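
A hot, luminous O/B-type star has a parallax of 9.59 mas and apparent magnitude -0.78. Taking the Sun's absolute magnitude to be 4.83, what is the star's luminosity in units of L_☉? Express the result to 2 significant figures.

d = 1/p = 1000/9.59 mas = 104.3 pc
M = m − 5 log₁₀ d + 5 = -0.78 − 5·2.0182 + 5 = -5.871
M − M_☉ = -5.871 − 4.83 = -10.701
L/L_☉ = 10^(−0.4 × -10.701) = 19070

L/L_☉ ≈ 19000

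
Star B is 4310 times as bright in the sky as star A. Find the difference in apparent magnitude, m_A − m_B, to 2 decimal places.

m_A − m_B ≈ 9.09

Pogson: Δm = −2.5 log₁₀(ratio) = −2.5 log₁₀(4310) = −2.5 × 3.6345 = -9.086
Star B is brighter so has the smaller magnitude: m_A − m_B is positive.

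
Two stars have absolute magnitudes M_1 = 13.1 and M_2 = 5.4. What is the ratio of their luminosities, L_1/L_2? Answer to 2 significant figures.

ΔM = M_1 − M_2 = 7.7
L_1/L_2 = 10^(−0.4 ΔM) = 10^-3.080 = 8.318×10^-4

L_1/L_2 ≈ 8.3×10^-4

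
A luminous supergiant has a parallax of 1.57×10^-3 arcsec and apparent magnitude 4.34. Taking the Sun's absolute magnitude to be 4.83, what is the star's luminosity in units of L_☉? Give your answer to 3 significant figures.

d = 1/p = 1/1.57×10^-3″ = 636.9 pc
M = m − 5 log₁₀ d + 5 = 4.34 − 5·2.8041 + 5 = -4.681
M − M_☉ = -4.681 − 4.83 = -9.511
L/L_☉ = 10^(−0.4 × -9.511) = 6371

L/L_☉ ≈ 6370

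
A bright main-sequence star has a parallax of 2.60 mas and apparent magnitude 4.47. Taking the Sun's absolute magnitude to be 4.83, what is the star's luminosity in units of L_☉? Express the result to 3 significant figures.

L/L_☉ ≈ 2060

d = 1/p = 1000/2.60 mas = 384.6 pc
M = m − 5 log₁₀ d + 5 = 4.47 − 5·2.5850 + 5 = -3.455
M − M_☉ = -3.455 − 4.83 = -8.285
L/L_☉ = 10^(−0.4 × -8.285) = 2061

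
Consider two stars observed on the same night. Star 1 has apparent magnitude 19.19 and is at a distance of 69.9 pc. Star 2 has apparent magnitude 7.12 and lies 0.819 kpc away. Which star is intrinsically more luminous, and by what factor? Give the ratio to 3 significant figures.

Star 1: M = m − 5 log₁₀ d + 5 = 19.19 − 5·1.8445 + 5 = 14.968
Star 2: d = 0.819 kpc = 819.0 pc
Star 2: M = m − 5 log₁₀ d + 5 = 7.12 − 5·2.9133 + 5 = -2.446
ΔM = M_1 − M_2 = 14.968 − (-2.446) = 17.414; smaller M is more luminous → Star 2.
L ratio = 10^(0.4 |ΔM|) = 10^6.966 = 9.239×10^6

Star 2 is more luminous, by a factor of 9.24×10^6.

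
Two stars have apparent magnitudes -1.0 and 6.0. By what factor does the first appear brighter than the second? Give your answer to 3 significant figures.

631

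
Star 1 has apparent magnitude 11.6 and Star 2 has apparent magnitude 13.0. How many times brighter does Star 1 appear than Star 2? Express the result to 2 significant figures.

Δm = 11.6 − (13.0) = -1.4
Flux ratio = 10^(−0.4 Δm) = 10^(−0.4 × -1.4) = 10^0.560 = 3.631

3.6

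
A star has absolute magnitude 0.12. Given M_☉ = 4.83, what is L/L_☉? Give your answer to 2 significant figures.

L/L_☉ ≈ 77

M − M_☉ = 0.12 − 4.83 = -4.710
L/L_☉ = 10^(−0.4 (M − M_☉)) = 10^1.884 = 76.56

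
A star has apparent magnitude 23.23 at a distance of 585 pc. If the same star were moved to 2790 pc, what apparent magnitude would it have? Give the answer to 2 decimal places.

m ≈ 26.62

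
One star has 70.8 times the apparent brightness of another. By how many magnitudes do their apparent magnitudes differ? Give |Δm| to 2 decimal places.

|Δm| ≈ 4.63

Pogson: Δm = −2.5 log₁₀(ratio) = −2.5 log₁₀(70.8) = −2.5 × 1.8500 = -4.625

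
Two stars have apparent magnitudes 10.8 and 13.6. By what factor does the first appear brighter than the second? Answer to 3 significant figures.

13.2

Δm = 10.8 − (13.6) = -2.8
Flux ratio = 10^(−0.4 Δm) = 10^(−0.4 × -2.8) = 10^1.120 = 13.18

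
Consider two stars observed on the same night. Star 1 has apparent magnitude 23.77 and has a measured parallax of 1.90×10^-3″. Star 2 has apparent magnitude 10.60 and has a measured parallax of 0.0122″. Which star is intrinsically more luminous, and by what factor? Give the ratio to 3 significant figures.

Star 1: d = 1/p = 1/1.90×10^-3″ = 526.3 pc
Star 1: M = m − 5 log₁₀ d + 5 = 23.77 − 5·2.7212 + 5 = 15.164
Star 2: d = 1/p = 1/0.0122″ = 81.97 pc
Star 2: M = m − 5 log₁₀ d + 5 = 10.60 − 5·1.9136 + 5 = 6.032
ΔM = M_1 − M_2 = 15.164 − (6.032) = 9.132; smaller M is more luminous → Star 2.
L ratio = 10^(0.4 |ΔM|) = 10^3.653 = 4496

Star 2 is more luminous, by a factor of 4500.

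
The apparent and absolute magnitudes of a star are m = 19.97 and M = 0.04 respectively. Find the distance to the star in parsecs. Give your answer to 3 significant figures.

μ = m − M = 19.930
m − M = 5 log₁₀ d − 5
log₁₀ d = (m − M)/5 + 1 = 4.9860
d = 10^4.9860 = 96830 pc

d ≈ 96800 pc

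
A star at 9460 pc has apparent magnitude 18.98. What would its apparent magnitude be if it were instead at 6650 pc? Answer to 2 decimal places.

Flux ∝ 1/d², so Δm = 5 log₁₀(d₂/d₁) = 5 log₁₀(6650/9460) = -0.765
m₂ = m₁ + Δm = 18.98 + (-0.765) = 18.215

m ≈ 18.21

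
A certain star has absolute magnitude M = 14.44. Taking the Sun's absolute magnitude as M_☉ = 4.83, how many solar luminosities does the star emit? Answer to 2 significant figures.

M − M_☉ = 14.44 − 4.83 = 9.610
L/L_☉ = 10^(−0.4 (M − M_☉)) = 10^-3.844 = 1.432×10^-4

L/L_☉ ≈ 1.4×10^-4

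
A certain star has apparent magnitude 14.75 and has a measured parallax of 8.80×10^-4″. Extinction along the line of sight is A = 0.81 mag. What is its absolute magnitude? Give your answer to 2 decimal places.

d = 1/p = 1/8.80×10^-4″ = 1136 pc
5 log₁₀(d/10 pc) = 5 log₁₀(1136) − 5 = 10.278
M = m − 5 log₁₀(d/10) − A = 14.75 − 10.278 − 0.81 = 3.662

M ≈ 3.66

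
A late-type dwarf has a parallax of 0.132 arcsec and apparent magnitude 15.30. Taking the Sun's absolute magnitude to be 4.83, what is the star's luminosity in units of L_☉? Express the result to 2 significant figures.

d = 1/p = 1/0.132″ = 7.576 pc
M = m − 5 log₁₀ d + 5 = 15.30 − 5·0.8794 + 5 = 15.903
M − M_☉ = 15.903 − 4.83 = 11.073
L/L_☉ = 10^(−0.4 × 11.073) = 3.723×10^-5

L/L_☉ ≈ 3.7×10^-5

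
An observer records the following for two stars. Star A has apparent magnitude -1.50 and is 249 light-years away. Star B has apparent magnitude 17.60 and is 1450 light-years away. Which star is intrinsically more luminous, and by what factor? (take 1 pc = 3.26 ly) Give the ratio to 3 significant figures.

Star A is more luminous, by a factor of 1.29×10^6.

Star A: d = 249 ly / 3.26 = 76.38 pc
Star A: M = m − 5 log₁₀ d + 5 = -1.50 − 5·1.8830 + 5 = -5.915
Star B: d = 1450 ly / 3.26 = 444.8 pc
Star B: M = m − 5 log₁₀ d + 5 = 17.60 − 5·2.6482 + 5 = 9.359
ΔM = M_A − M_B = -5.915 − (9.359) = -15.274; smaller M is more luminous → Star A.
L ratio = 10^(0.4 |ΔM|) = 10^6.110 = 1.287×10^6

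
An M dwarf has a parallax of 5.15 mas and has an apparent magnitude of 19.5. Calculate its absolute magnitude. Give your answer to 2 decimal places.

p = 5.15 mas = 5.15×10^-3″ → d = 1/p = 194.2 pc
5 log₁₀(d/10 pc) = 5 log₁₀(194.2) − 5 = 6.441
M = m − 5 log₁₀(d/10) = 19.5 − 6.441 = 13.059

M ≈ 13.06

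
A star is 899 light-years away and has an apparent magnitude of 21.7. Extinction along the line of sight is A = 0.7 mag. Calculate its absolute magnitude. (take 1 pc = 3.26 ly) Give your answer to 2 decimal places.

d = 899 ly / 3.26 = 275.8 pc
5 log₁₀(d/10 pc) = 5 log₁₀(275.8) − 5 = 7.203
M = m − 5 log₁₀(d/10) − A = 21.7 − 7.203 − 0.7 = 13.797

M ≈ 13.80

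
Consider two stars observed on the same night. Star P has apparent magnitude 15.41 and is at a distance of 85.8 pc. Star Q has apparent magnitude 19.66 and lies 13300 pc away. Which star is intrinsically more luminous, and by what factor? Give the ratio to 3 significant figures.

Star P: M = m − 5 log₁₀ d + 5 = 15.41 − 5·1.9335 + 5 = 10.743
Star Q: M = m − 5 log₁₀ d + 5 = 19.66 − 5·4.1239 + 5 = 4.041
ΔM = M_P − M_Q = 10.743 − (4.041) = 6.702; smaller M is more luminous → Star Q.
L ratio = 10^(0.4 |ΔM|) = 10^2.681 = 479.4

Star Q is more luminous, by a factor of 479.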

══════

**Assignment**
Everything from the line holding "An M dwarf has" through the final line of the material must be given again exactly, and nothing outside that stretch.

**Problem solution**
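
An M dwarf has a parallax of 5.15 mas and has an apparent magnitude of 19.5. Calculate its absolute magnitude. Give your answer to 2 decimal places.

p = 5.15 mas = 5.15×10^-3″ → d = 1/p = 194.2 pc
5 log₁₀(d/10 pc) = 5 log₁₀(194.2) − 5 = 6.441
M = m − 5 log₁₀(d/10) = 19.5 − 6.441 = 13.059

M ≈ 13.06

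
A star is 899 light-years away and has an apparent magnitude of 21.7. Extinction along the line of sight is A = 0.7 mag. Calculate its absolute magnitude. (take 1 pc = 3.26 ly) Give your answer to 2 decimal places.

d = 899 ly / 3.26 = 275.8 pc
5 log₁₀(d/10 pc) = 5 log₁₀(275.8) − 5 = 7.203
M = m − 5 log₁₀(d/10) − A = 21.7 − 7.203 − 0.7 = 13.797

M ≈ 13.80

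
Consider two stars observed on the same night. Star P has apparent magnitude 15.41 and is at a distance of 85.8 pc. Star Q has apparent magnitude 19.66 and lies 13300 pc away. Which star is intrinsically more luminous, and by what factor? Give the ratio to 3 significant figures.

Star P: M = m − 5 log₁₀ d + 5 = 15.41 − 5·1.9335 + 5 = 10.743
Star Q: M = m − 5 log₁₀ d + 5 = 19.66 − 5·4.1239 + 5 = 4.041
ΔM = M_P − M_Q = 10.743 − (4.041) = 6.702; smaller M is more luminous → Star Q.
L ratio = 10^(0.4 |ΔM|) = 10^2.681 = 479.4

Star Q is more luminous, by a factor of 479.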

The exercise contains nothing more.